### YOUR ASSIGNMENT
Among the lines below, copy exactly those from the one with "9: 1, 10, 12" through the one with "4 → 1; 2 → 9; 4", counting both ends.

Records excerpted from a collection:

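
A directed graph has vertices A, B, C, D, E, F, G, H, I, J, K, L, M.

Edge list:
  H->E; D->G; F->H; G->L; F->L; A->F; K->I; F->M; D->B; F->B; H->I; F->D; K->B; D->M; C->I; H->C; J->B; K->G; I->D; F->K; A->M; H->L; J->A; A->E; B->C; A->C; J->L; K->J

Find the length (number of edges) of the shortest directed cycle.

4

For each vertex v, BFS finds the shortest path from v back to v.
The shortest such closed walk is J → A → F → K → J, length 4.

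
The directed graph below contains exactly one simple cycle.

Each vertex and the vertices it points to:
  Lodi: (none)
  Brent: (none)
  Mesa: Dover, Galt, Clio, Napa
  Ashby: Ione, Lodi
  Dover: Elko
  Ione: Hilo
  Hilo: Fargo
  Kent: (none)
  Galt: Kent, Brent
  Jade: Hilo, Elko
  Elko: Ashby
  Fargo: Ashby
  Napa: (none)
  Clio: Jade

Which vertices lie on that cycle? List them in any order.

Hilo, Ione, Ashby, Fargo

DFS with gray/black marking from Ashby:
Ashby gray
  Ione gray
    Hilo gray
      Fargo gray
        Fargo→Ashby: Ashby is gray → back edge
Back edge closes the cycle Ashby → Ione → Hilo → Fargo → Ashby; its vertices are {Hilo, Ione, Ashby, Fargo}.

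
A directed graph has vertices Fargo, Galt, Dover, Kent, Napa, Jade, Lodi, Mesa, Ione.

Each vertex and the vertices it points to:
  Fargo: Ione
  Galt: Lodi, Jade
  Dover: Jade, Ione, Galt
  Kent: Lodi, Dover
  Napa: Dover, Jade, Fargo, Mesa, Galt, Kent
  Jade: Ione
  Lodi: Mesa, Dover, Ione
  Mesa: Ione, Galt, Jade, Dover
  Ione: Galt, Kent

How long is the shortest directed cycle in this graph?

3

For each vertex v, BFS finds the shortest path from v back to v.
The shortest such closed walk is Galt → Lodi → Ione → Galt, length 3.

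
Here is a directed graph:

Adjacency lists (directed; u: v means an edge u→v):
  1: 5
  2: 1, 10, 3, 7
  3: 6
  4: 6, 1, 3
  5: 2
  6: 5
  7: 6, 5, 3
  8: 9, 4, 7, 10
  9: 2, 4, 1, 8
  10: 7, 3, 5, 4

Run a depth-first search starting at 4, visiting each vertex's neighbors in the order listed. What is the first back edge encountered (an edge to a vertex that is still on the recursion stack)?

1->5

DFS from 4 (visiting each vertex's neighbors in the order listed); mark gray on enter, black on exit:
4 gray
  6 gray
    5 gray
      2 gray
        1 gray
          1→5: 5 is gray → back edge
First back edge: 1 → 5.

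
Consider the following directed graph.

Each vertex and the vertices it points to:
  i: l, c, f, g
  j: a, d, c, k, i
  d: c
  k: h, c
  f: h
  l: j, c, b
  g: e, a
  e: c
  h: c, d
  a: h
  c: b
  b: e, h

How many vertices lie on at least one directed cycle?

8

A vertex is on a directed cycle iff it belongs to a strongly connected component of size ≥ 2 (or has a self-loop).
The vertices on cycles are {b, c, d, e, h, i, j, l} — 8 in total.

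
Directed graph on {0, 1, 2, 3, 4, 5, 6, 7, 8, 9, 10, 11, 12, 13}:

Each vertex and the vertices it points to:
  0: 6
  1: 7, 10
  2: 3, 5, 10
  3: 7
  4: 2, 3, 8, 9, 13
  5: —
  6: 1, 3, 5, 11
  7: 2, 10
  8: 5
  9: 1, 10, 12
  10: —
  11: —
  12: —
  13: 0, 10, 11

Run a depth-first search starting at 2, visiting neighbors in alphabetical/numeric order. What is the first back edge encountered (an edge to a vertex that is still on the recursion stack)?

DFS from 2 (visiting neighbors in alphabetical/numeric order); mark gray on enter, black on exit:
2 gray
  3 gray
    7 gray
      7→2: 2 is gray → back edge
First back edge: 7 → 2.

7->2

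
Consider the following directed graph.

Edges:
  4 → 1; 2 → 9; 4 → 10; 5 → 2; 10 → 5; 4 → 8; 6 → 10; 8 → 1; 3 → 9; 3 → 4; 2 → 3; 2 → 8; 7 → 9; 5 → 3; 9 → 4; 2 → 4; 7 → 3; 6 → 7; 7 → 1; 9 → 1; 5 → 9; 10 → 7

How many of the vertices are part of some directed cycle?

A vertex is on a directed cycle iff it belongs to a strongly connected component of size ≥ 2 (or has a self-loop).
The vertices on cycles are {2, 3, 4, 5, 7, 9, 10} — 7 in total.

7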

### ANSWER TO THE EXERCISE
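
  9: 1, 10, 12
  10: —
  11: —
  12: —
  13: 0, 10, 11

Run a depth-first search starting at 2, visiting neighbors in alphabetical/numeric order. What is the first back edge encountered (an edge to a vertex that is still on the recursion stack)?

DFS from 2 (visiting neighbors in alphabetical/numeric order); mark gray on enter, black on exit:
2 gray
  3 gray
    7 gray
      7→2: 2 is gray → back edge
First back edge: 7 → 2.

7->2

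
Consider the following directed graph.

Edges:
  4 → 1; 2 → 9; 4 → 10; 5 → 2; 10 → 5; 4 → 8; 6 → 10; 8 → 1; 3 → 9; 3 → 4; 2 → 3; 2 → 8; 7 → 9; 5 → 3; 9 → 4; 2 → 4; 7 → 3; 6 → 7; 7 → 1; 9 → 1; 5 → 9; 10 → 7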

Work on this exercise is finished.